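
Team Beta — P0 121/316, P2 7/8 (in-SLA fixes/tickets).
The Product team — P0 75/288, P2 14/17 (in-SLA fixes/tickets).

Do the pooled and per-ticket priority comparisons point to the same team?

P0: Team Beta 121/316 = 38.3%, the Product team 75/288 = 26.0% → Team Beta
P2: Team Beta 7/8 = 87.5%, the Product team 14/17 = 82.4% → Team Beta
Overall: Team Beta 128/324 = 39.5%, the Product team 89/305 = 29.2% → Team Beta
Team Beta wins overall and in every ticket group — no reversal.

Yes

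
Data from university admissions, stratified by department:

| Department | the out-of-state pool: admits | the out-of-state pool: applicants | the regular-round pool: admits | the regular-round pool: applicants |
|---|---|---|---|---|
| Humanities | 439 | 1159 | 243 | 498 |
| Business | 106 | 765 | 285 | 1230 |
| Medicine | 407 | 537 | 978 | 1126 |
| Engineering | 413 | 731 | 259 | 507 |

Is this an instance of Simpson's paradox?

No

Humanities: the out-of-state pool 439/1159 = 37.9%, the regular-round pool 243/498 = 48.8% → the regular-round pool
Business: the out-of-state pool 106/765 = 13.9%, the regular-round pool 285/1230 = 23.2% → the regular-round pool
Medicine: the out-of-state pool 407/537 = 75.8%, the regular-round pool 978/1126 = 86.9% → the regular-round pool
Engineering: the out-of-state pool 413/731 = 56.5%, the regular-round pool 259/507 = 51.1% → the out-of-state pool
Overall: the out-of-state pool 1365/3192 = 42.8%, the regular-round pool 1765/3361 = 52.5% → the regular-round pool
Neither sweeps: the out-of-state pool wins 1 of 4 groups, the regular-round pool wins 3. The regular-round pool wins overall but not every group — no Simpson reversal.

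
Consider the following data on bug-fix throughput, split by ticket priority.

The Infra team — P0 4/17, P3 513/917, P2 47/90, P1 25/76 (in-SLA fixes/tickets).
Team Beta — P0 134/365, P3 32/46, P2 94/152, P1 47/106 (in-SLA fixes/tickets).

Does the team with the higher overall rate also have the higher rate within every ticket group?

P0: the Infra team 4/17 = 23.5%, Team Beta 134/365 = 36.7% → Team Beta
P3: the Infra team 513/917 = 55.9%, Team Beta 32/46 = 69.6% → Team Beta
P2: the Infra team 47/90 = 52.2%, Team Beta 94/152 = 61.8% → Team Beta
P1: the Infra team 25/76 = 32.9%, Team Beta 47/106 = 44.3% → Team Beta
Overall: the Infra team 589/1100 = 53.5%, Team Beta 307/669 = 45.9% → the Infra team
Team Beta wins each ticket group but the Infra team wins overall — the comparison reverses. Team Beta's tickets skew toward P0, which has a lower base rate.

No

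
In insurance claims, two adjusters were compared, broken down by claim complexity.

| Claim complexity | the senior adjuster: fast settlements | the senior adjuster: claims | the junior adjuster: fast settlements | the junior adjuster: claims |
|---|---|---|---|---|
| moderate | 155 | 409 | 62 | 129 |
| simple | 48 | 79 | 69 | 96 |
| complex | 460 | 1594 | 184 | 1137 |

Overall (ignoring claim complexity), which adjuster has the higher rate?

the senior adjuster

Moderate: the senior adjuster 155/409 = 37.9%, the junior adjuster 62/129 = 48.1% → the junior adjuster
Simple: the senior adjuster 48/79 = 60.8%, the junior adjuster 69/96 = 71.9% → the junior adjuster
Complex: the senior adjuster 460/1594 = 28.9%, the junior adjuster 184/1137 = 16.2% → the senior adjuster
Overall: the senior adjuster 663/2082 = 31.8%, the junior adjuster 315/1362 = 23.1% → the senior adjuster
(Neither sweeps every claim group, but the senior adjuster has the higher pooled rate.)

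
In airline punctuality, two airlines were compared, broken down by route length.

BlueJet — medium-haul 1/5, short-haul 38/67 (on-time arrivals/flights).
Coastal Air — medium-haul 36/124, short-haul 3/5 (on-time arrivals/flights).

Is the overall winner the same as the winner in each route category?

No

Medium-haul: BlueJet 1/5 = 20.0%, Coastal Air 36/124 = 29.0% → Coastal Air
Short-haul: BlueJet 38/67 = 56.7%, Coastal Air 3/5 = 60.0% → Coastal Air
Overall: BlueJet 39/72 = 54.2%, Coastal Air 39/129 = 30.2% → BlueJet
Coastal Air wins each route group but BlueJet wins overall — the comparison reverses. Coastal Air's flights skew toward medium-haul, which has a lower base rate.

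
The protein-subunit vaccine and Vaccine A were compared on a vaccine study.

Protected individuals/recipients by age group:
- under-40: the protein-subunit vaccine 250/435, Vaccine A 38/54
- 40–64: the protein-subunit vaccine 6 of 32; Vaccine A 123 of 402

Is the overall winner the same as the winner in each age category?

Under-40: the protein-subunit vaccine 250/435 = 57.5%, Vaccine A 38/54 = 70.4% → Vaccine A
40–64: the protein-subunit vaccine 6/32 = 18.8%, Vaccine A 123/402 = 30.6% → Vaccine A
Overall: the protein-subunit vaccine 256/467 = 54.8%, Vaccine A 161/456 = 35.3% → the protein-subunit vaccine
Vaccine A wins each age group but the protein-subunit vaccine wins overall — the comparison reverses. Vaccine A's recipients skew toward 40–64, which has a lower base rate.

No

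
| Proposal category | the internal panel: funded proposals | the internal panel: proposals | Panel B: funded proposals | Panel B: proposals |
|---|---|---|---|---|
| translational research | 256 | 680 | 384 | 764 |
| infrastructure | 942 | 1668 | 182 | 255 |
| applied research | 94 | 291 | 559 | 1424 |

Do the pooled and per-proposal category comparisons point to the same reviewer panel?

No

Translational research: the internal panel 256/680 = 37.6%, Panel B 384/764 = 50.3% → Panel B
Infrastructure: the internal panel 942/1668 = 56.5%, Panel B 182/255 = 71.4% → Panel B
Applied research: the internal panel 94/291 = 32.3%, Panel B 559/1424 = 39.3% → Panel B
Overall: the internal panel 1292/2639 = 49.0%, Panel B 1125/2443 = 46.0% → the internal panel
Panel B wins each proposal group but the internal panel wins overall — the comparison reverses. Panel B's proposals skew toward applied research, which has a lower base rate.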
****************
**Requirement**
Copy the records word for word.

**Completed exercise**
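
Team Beta — P0 121/316, P2 7/8 (in-SLA fixes/tickets).
The Product team — P0 75/288, P2 14/17 (in-SLA fixes/tickets).

Do the pooled and per-ticket priority comparisons point to the same team?

P0: Team Beta 121/316 = 38.3%, the Product team 75/288 = 26.0% → Team Beta
P2: Team Beta 7/8 = 87.5%, the Product team 14/17 = 82.4% → Team Beta
Overall: Team Beta 128/324 = 39.5%, the Product team 89/305 = 29.2% → Team Beta
Team Beta wins overall and in every ticket group — no reversal.

Yes

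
Data from university admissions, stratified by department:

| Department | the out-of-state pool: admits | the out-of-state pool: applicants | the regular-round pool: admits | the regular-round pool: applicants |
|---|---|---|---|---|
| Humanities | 439 | 1159 | 243 | 498 |
| Business | 106 | 765 | 285 | 1230 |
| Medicine | 407 | 537 | 978 | 1126 |
| Engineering | 413 | 731 | 259 | 507 |

Is this an instance of Simpson's paradox?

No

Humanities: the out-of-state pool 439/1159 = 37.9%, the regular-round pool 243/498 = 48.8% → the regular-round pool
Business: the out-of-state pool 106/765 = 13.9%, the regular-round pool 285/1230 = 23.2% → the regular-round pool
Medicine: the out-of-state pool 407/537 = 75.8%, the regular-round pool 978/1126 = 86.9% → the regular-round pool
Engineering: the out-of-state pool 413/731 = 56.5%, the regular-round pool 259/507 = 51.1% → the out-of-state pool
Overall: the out-of-state pool 1365/3192 = 42.8%, the regular-round pool 1765/3361 = 52.5% → the regular-round pool
Neither sweeps: the out-of-state pool wins 1 of 4 groups, the regular-round pool wins 3. The regular-round pool wins overall but not every group — no Simpson reversal.

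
Consider the following data on bug-fix throughput, split by ticket priority.

The Infra team — P0 4/17, P3 513/917, P2 47/90, P1 25/76 (in-SLA fixes/tickets).
Team Beta — P0 134/365, P3 32/46, P2 94/152, P1 47/106 (in-SLA fixes/tickets).

Does the team with the higher overall rate also have the higher rate within every ticket group?

P0: the Infra team 4/17 = 23.5%, Team Beta 134/365 = 36.7% → Team Beta
P3: the Infra team 513/917 = 55.9%, Team Beta 32/46 = 69.6% → Team Beta
P2: the Infra team 47/90 = 52.2%, Team Beta 94/152 = 61.8% → Team Beta
P1: the Infra team 25/76 = 32.9%, Team Beta 47/106 = 44.3% → Team Beta
Overall: the Infra team 589/1100 = 53.5%, Team Beta 307/669 = 45.9% → the Infra team
Team Beta wins each ticket group but the Infra team wins overall — the comparison reverses. Team Beta's tickets skew toward P0, which has a lower base rate.

No

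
In insurance claims, two adjusters were compared, broken down by claim complexity.

| Claim complexity | the senior adjuster: fast settlements | the senior adjuster: claims | the junior adjuster: fast settlements | the junior adjuster: claims |
|---|---|---|---|---|
| moderate | 155 | 409 | 62 | 129 |
| simple | 48 | 79 | 69 | 96 |
| complex | 460 | 1594 | 184 | 1137 |

Overall (ignoring claim complexity), which adjuster has the higher rate?

the senior adjuster

Moderate: the senior adjuster 155/409 = 37.9%, the junior adjuster 62/129 = 48.1% → the junior adjuster
Simple: the senior adjuster 48/79 = 60.8%, the junior adjuster 69/96 = 71.9% → the junior adjuster
Complex: the senior adjuster 460/1594 = 28.9%, the junior adjuster 184/1137 = 16.2% → the senior adjuster
Overall: the senior adjuster 663/2082 = 31.8%, the junior adjuster 315/1362 = 23.1% → the senior adjuster
(Neither sweeps every claim group, but the senior adjuster has the higher pooled rate.)

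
In airline punctuality, two airlines were compared, broken down by route length.

BlueJet — medium-haul 1/5, short-haul 38/67 (on-time arrivals/flights).
Coastal Air — medium-haul 36/124, short-haul 3/5 (on-time arrivals/flights).

Is the overall winner the same as the winner in each route category?

No

Medium-haul: BlueJet 1/5 = 20.0%, Coastal Air 36/124 = 29.0% → Coastal Air
Short-haul: BlueJet 38/67 = 56.7%, Coastal Air 3/5 = 60.0% → Coastal Air
Overall: BlueJet 39/72 = 54.2%, Coastal Air 39/129 = 30.2% → BlueJet
Coastal Air wins each route group but BlueJet wins overall — the comparison reverses. Coastal Air's flights skew toward medium-haul, which has a lower base rate.

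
The protein-subunit vaccine and Vaccine A were compared on a vaccine study.

Protected individuals/recipients by age group:
- under-40: the protein-subunit vaccine 250/435, Vaccine A 38/54
- 40–64: the protein-subunit vaccine 6 of 32; Vaccine A 123 of 402

Is the overall winner the same as the winner in each age category?

Under-40: the protein-subunit vaccine 250/435 = 57.5%, Vaccine A 38/54 = 70.4% → Vaccine A
40–64: the protein-subunit vaccine 6/32 = 18.8%, Vaccine A 123/402 = 30.6% → Vaccine A
Overall: the protein-subunit vaccine 256/467 = 54.8%, Vaccine A 161/456 = 35.3% → the protein-subunit vaccine
Vaccine A wins each age group but the protein-subunit vaccine wins overall — the comparison reverses. Vaccine A's recipients skew toward 40–64, which has a lower base rate.

No

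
| Proposal category | the internal panel: funded proposals | the internal panel: proposals | Panel B: funded proposals | Panel B: proposals |
|---|---|---|---|---|
| translational research | 256 | 680 | 384 | 764 |
| infrastructure | 942 | 1668 | 182 | 255 |
| applied research | 94 | 291 | 559 | 1424 |

Do the pooled and per-proposal category comparisons point to the same reviewer panel?

No

Translational research: the internal panel 256/680 = 37.6%, Panel B 384/764 = 50.3% → Panel B
Infrastructure: the internal panel 942/1668 = 56.5%, Panel B 182/255 = 71.4% → Panel B
Applied research: the internal panel 94/291 = 32.3%, Panel B 559/1424 = 39.3% → Panel B
Overall: the internal panel 1292/2639 = 49.0%, Panel B 1125/2443 = 46.0% → the internal panel
Panel B wins each proposal group but the internal panel wins overall — the comparison reverses. Panel B's proposals skew toward applied research, which has a lower base rate.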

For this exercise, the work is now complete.